**EXERCISE:** A copy is needed of each line in the records that has the word "tableau".

**EXERCISE MATERIAL:**
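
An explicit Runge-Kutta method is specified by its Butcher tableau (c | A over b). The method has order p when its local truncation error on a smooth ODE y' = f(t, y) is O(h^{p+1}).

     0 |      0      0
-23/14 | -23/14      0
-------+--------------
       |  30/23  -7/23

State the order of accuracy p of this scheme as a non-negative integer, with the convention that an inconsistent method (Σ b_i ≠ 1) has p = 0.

b = (30/23, -7/23)
c = (0, -23/14)
Σ b_i: 30/23·1 + (-7/23)·1 = 1 ✓
b·c: (-7/23)·(-23/14) = 1/2 ✓; 2 stages ⇒ order 2.

2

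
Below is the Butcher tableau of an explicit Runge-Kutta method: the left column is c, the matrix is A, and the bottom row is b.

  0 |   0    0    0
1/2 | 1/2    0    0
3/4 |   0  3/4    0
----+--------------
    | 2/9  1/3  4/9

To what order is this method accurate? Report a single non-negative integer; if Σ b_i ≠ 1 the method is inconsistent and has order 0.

3

b = (2/9, 1/3, 4/9)
c = (0, 1/2, 3/4)
Ac = (0, 0, 3/8)
Σ b_i: 2/9·1 + 1/3·1 + 4/9·1 = 1 ✓
b·c: 1/3·1/2 + 4/9·3/4 = 1/2 ✓
b·c²: 1/3·1/4 + 4/9·9/16 = 1/3 ✓
b·Ac: 4/9·3/8 = 1/6 ✓; 3 stages ⇒ order 3.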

**YOUR SOLUTION:**
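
An explicit Runge-Kutta method is specified by its Butcher tableau (c | A over b). The method has order p when its local truncation error on a smooth ODE y' = f(t, y) is O(h^{p+1}).
Below is the Butcher tableau of an explicit Runge-Kutta method: the left column is c, the matrix is A, and the bottom row is b.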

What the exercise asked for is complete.